#### Requirement
Your answer should consist of each line below that contains the string "requested".
[Start of Attachment]
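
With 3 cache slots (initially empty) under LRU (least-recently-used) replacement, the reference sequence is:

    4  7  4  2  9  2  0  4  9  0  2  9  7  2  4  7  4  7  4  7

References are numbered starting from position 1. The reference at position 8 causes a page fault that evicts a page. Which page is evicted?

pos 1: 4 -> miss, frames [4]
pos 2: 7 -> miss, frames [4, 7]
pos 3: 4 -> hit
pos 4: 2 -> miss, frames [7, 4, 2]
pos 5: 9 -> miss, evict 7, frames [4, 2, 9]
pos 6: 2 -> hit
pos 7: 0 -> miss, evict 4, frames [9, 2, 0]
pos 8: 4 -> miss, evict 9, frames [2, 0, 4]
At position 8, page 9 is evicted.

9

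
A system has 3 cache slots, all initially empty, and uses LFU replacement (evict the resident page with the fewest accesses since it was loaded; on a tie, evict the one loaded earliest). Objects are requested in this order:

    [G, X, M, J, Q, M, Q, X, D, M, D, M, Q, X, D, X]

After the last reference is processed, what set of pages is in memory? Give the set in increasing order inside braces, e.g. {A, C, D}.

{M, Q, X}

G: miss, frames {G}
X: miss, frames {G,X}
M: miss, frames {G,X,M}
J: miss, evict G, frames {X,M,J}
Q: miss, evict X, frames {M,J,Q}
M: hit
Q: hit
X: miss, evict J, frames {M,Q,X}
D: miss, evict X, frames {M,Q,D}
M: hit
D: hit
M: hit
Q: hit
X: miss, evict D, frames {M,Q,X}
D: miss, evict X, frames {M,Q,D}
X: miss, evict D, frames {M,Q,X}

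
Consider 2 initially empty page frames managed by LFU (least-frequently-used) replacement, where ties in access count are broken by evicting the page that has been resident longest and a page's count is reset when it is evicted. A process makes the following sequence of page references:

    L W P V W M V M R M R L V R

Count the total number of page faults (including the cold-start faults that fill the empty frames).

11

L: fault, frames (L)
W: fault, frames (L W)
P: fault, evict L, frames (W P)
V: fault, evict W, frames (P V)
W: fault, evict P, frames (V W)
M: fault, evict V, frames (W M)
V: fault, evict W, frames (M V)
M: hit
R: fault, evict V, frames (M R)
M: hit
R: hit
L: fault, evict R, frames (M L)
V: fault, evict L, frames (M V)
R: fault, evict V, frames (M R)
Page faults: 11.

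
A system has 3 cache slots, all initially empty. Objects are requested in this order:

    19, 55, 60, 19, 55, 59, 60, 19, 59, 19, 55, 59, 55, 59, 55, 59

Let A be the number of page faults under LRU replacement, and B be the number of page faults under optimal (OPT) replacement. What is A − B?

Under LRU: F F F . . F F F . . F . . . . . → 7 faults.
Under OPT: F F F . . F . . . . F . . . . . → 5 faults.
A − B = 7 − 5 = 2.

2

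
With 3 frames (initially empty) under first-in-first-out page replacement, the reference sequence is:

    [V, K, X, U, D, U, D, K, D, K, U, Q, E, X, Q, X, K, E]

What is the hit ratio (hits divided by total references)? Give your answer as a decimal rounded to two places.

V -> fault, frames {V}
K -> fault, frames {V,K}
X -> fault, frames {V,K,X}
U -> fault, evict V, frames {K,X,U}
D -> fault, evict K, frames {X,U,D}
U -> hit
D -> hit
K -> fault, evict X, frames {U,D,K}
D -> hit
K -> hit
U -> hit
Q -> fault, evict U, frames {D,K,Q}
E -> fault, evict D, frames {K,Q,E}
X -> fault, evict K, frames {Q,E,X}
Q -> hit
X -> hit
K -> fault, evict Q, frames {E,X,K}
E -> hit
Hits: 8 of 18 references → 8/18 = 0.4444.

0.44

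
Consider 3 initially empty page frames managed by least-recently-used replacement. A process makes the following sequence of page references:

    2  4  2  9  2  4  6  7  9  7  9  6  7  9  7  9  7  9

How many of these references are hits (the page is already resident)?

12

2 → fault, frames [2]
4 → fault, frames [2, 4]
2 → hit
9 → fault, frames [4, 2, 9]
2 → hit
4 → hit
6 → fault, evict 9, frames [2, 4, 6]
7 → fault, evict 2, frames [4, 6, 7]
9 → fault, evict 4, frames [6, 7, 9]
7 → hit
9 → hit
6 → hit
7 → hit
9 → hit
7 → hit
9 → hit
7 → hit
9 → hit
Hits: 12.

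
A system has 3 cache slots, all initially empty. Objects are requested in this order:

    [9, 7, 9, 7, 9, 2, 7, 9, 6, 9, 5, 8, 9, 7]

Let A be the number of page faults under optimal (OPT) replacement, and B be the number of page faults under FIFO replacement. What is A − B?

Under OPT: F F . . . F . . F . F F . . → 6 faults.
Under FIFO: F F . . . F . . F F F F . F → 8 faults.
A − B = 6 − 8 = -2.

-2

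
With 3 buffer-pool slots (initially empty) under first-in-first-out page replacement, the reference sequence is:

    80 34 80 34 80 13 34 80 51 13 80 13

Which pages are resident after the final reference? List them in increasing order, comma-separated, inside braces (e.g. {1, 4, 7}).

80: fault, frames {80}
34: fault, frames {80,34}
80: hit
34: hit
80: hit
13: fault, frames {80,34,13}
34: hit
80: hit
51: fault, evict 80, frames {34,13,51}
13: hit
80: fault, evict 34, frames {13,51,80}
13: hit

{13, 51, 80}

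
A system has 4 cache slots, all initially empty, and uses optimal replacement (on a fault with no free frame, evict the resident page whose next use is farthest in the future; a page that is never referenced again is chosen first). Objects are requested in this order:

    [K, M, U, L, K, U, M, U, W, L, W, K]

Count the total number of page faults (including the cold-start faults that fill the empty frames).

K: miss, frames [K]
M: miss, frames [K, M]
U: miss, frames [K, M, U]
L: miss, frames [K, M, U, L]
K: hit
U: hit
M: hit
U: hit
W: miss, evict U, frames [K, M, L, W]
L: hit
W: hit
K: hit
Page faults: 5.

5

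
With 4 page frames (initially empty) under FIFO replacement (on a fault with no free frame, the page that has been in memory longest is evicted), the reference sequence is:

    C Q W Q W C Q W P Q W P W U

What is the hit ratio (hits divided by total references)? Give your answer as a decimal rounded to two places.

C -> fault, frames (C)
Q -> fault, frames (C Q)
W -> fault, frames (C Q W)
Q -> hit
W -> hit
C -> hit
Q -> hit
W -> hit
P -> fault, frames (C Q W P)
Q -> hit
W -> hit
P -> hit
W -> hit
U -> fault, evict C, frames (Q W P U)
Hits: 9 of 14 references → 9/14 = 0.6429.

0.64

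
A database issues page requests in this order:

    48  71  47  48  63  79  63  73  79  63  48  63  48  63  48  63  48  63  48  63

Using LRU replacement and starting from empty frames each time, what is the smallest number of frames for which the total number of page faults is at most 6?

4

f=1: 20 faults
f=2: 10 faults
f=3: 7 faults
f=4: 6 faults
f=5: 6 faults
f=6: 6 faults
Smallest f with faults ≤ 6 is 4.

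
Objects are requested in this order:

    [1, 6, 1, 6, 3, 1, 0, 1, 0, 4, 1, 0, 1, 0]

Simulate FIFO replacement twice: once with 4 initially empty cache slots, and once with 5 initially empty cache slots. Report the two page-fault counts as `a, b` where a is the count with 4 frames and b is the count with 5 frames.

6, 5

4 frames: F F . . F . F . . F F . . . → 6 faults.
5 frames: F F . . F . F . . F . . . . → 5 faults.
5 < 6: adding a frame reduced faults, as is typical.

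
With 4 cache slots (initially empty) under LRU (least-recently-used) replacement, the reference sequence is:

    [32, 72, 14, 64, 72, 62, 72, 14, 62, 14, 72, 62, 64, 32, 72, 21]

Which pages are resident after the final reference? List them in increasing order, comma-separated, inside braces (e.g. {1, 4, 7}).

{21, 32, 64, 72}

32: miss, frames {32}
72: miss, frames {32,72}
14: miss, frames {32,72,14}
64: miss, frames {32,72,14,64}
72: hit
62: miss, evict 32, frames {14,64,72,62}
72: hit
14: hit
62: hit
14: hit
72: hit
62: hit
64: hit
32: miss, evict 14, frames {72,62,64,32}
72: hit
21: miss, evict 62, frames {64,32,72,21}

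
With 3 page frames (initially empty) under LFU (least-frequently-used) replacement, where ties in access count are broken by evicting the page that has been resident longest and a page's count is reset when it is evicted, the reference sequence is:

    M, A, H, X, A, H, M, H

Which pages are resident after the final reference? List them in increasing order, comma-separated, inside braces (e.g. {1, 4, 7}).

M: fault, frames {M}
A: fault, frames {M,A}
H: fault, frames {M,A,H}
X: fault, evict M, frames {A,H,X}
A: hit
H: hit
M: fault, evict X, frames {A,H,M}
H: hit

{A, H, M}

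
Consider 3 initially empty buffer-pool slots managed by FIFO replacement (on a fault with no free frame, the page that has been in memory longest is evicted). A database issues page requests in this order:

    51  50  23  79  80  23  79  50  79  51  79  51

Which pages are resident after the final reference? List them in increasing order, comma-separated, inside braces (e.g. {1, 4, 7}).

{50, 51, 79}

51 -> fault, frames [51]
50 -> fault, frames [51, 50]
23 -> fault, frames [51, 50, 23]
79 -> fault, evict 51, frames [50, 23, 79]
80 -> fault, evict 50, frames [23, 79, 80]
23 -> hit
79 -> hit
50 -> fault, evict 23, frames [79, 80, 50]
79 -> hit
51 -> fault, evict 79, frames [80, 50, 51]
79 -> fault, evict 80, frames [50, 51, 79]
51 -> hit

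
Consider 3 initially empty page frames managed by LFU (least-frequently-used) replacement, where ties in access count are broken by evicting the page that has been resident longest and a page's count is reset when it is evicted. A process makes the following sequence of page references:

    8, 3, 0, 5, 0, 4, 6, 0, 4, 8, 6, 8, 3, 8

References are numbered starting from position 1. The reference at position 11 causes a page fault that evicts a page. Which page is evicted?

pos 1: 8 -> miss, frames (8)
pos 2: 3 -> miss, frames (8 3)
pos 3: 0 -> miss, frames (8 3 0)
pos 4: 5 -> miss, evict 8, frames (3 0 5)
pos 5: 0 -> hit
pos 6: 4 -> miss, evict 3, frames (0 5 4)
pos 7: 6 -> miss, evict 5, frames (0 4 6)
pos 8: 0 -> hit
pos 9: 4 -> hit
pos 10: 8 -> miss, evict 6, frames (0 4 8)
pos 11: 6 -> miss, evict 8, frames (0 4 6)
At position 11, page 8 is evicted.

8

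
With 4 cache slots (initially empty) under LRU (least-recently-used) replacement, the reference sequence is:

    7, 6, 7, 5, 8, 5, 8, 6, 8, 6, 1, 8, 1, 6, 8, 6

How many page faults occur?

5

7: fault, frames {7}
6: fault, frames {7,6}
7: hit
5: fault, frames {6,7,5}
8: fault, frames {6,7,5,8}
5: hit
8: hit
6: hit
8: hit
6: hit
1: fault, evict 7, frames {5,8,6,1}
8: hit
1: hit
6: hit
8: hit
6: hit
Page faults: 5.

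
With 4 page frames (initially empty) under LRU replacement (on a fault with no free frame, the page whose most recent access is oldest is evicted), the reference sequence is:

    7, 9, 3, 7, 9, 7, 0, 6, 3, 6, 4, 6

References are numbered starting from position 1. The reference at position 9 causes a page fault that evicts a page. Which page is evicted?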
[End of Attachment]
#### Exercise answer
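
A system has 3 cache slots, all initially empty, and uses LFU replacement (evict the resident page with the fewest accesses since it was loaded; on a tie, evict the one loaded earliest). Objects are requested in this order:
A system has 3 cache slots, all initially empty. Objects are requested in this order:
A system has 3 cache slots, all initially empty. Objects are requested in this order:
A system has 4 cache slots, all initially empty, and uses optimal replacement (on a fault with no free frame, evict the resident page whose next use is farthest in the future; a page that is never referenced again is chosen first). Objects are requested in this order:
Objects are requested in this order: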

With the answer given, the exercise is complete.